### Task instructions
Your answer must consist solely of the lines from the start of the entries below through the line with "- Phone Allowance: open", unchanged.

━━━ Records

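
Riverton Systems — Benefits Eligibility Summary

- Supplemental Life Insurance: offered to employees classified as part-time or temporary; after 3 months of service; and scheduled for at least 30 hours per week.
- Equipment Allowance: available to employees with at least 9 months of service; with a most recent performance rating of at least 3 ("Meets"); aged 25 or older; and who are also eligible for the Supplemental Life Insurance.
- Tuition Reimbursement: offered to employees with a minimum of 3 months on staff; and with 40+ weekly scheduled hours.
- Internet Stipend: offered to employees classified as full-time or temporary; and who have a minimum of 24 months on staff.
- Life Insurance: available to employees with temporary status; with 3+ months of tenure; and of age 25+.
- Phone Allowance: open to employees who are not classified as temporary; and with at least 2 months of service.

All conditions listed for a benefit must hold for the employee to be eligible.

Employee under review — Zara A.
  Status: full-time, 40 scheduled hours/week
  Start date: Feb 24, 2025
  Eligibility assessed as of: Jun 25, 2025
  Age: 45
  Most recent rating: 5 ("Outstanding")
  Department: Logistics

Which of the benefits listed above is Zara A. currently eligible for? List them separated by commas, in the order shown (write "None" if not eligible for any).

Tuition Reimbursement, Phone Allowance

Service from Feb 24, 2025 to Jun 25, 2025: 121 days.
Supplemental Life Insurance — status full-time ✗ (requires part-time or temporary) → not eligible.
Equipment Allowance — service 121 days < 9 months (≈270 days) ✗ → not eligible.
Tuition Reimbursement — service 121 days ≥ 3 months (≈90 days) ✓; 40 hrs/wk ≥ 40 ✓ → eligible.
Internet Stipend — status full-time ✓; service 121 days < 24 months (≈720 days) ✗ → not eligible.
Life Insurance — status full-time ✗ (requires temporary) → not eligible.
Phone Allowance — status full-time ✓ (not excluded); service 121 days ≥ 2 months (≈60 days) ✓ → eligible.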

━━━━━━

### Result of this task
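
Riverton Systems — Benefits Eligibility Summary

- Supplemental Life Insurance: offered to employees classified as part-time or temporary; after 3 months of service; and scheduled for at least 30 hours per week.
- Equipment Allowance: available to employees with at least 9 months of service; with a most recent performance rating of at least 3 ("Meets"); aged 25 or older; and who are also eligible for the Supplemental Life Insurance.
- Tuition Reimbursement: offered to employees with a minimum of 3 months on staff; and with 40+ weekly scheduled hours.
- Internet Stipend: offered to employees classified as full-time or temporary; and who have a minimum of 24 months on staff.
- Life Insurance: available to employees with temporary status; with 3+ months of tenure; and of age 25+.
- Phone Allowance: open to employees who are not classified as temporary; and with at least 2 months of service.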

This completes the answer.